↓↓↓

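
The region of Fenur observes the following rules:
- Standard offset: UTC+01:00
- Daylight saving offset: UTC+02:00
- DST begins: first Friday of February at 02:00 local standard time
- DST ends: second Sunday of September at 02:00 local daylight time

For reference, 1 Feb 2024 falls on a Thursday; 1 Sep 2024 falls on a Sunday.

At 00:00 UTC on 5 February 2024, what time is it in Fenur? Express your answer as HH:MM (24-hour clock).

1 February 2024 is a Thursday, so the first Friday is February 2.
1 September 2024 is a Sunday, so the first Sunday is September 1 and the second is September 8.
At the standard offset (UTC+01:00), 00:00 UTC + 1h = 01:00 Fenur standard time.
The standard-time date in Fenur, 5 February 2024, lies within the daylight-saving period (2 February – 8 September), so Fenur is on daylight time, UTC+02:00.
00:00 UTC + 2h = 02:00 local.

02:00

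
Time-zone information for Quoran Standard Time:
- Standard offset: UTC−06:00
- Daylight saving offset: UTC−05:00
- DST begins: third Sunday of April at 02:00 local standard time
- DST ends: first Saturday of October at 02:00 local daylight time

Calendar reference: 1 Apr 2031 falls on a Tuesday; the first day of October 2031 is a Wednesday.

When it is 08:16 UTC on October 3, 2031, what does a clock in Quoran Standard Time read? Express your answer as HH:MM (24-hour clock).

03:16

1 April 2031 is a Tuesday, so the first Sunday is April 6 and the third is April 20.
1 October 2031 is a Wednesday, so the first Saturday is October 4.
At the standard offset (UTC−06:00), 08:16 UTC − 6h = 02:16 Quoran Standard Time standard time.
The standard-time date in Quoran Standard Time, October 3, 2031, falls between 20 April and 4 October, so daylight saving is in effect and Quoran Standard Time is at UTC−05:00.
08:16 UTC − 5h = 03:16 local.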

↑↑↑

> _About this task_:
Every line of the records in which the string "reference" is found should be counted, and only the count returned.

> _Result of the exercise_:
2